Top of Supplied material

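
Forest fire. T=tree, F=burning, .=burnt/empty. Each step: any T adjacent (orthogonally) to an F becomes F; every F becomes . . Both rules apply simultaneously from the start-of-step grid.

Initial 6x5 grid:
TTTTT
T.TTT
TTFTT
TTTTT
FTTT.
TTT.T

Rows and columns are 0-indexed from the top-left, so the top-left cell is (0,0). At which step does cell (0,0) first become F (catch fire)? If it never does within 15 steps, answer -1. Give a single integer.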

Bottom of Supplied material
Top of Supplied material

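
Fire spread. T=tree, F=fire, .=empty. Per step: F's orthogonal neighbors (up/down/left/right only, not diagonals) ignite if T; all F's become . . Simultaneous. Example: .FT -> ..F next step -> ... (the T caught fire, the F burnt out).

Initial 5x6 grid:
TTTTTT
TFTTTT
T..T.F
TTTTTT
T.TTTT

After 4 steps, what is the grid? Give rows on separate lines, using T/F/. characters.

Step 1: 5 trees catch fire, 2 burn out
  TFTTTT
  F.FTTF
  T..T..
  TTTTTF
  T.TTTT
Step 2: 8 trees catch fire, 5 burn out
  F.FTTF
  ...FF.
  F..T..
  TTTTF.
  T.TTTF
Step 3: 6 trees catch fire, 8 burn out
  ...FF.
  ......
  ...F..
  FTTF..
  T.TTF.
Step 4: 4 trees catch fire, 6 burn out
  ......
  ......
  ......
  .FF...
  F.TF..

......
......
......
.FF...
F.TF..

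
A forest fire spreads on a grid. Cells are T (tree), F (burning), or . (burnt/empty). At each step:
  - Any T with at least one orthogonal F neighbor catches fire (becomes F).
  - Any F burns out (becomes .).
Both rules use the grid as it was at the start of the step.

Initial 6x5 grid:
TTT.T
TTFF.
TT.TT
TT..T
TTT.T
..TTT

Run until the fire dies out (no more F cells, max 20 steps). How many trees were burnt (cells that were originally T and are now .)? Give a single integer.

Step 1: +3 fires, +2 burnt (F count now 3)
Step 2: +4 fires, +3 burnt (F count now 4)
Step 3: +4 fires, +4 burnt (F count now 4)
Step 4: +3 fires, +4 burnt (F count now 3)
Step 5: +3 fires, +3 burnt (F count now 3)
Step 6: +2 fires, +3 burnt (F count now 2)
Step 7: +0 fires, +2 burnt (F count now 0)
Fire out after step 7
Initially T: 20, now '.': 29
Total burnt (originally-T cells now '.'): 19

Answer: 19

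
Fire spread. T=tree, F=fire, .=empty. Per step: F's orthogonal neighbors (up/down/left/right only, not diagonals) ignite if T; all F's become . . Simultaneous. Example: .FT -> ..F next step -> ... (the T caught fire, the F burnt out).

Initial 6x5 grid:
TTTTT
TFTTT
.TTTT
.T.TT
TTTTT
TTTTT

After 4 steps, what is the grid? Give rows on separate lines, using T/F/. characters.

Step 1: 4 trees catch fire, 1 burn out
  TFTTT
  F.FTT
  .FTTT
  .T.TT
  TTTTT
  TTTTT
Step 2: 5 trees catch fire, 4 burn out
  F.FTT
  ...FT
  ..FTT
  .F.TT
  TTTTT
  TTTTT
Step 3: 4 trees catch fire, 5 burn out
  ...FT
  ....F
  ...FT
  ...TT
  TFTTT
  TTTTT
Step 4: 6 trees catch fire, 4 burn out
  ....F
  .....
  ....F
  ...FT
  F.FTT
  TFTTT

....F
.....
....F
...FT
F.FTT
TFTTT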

Bottom of Supplied material
Top of Supplied material

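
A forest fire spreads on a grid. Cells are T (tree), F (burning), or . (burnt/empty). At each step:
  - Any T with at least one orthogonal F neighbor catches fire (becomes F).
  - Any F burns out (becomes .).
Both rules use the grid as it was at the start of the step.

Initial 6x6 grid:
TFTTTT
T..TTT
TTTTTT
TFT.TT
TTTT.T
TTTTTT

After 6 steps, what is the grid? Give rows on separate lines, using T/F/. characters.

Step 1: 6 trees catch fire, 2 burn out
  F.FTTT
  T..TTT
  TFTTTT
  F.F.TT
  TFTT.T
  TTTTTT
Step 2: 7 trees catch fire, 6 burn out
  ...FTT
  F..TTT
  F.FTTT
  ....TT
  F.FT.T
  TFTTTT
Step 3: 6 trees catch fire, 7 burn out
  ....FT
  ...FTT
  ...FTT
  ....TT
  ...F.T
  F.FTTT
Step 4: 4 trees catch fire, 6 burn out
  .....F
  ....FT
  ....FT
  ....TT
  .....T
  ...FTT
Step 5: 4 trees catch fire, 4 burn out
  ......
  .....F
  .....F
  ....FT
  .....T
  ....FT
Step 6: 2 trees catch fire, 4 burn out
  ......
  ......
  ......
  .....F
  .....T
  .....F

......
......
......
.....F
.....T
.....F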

Bottom of Supplied material

#### Aim of the task
Taking the listing above as the source, transcribe only the lines starting at the line with "Forest fire. T=tree, F=burning, .=burnt/empty." and going through the line with "Rows and columns", unaltered and with both ends included.

#### Written answer
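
Forest fire. T=tree, F=burning, .=burnt/empty. Each step: any T adjacent (orthogonally) to an F becomes F; every F becomes . . Both rules apply simultaneously from the start-of-step grid.

Initial 6x5 grid:
TTTTT
T.TTT
TTFTT
TTTTT
FTTT.
TTT.T

Rows and columns are 0-indexed from the top-left, so the top-left cell is (0,0). At which step does cell (0,0) first become F (catch fire)? If it never does within 15 steps, answer -1. Give a single integer.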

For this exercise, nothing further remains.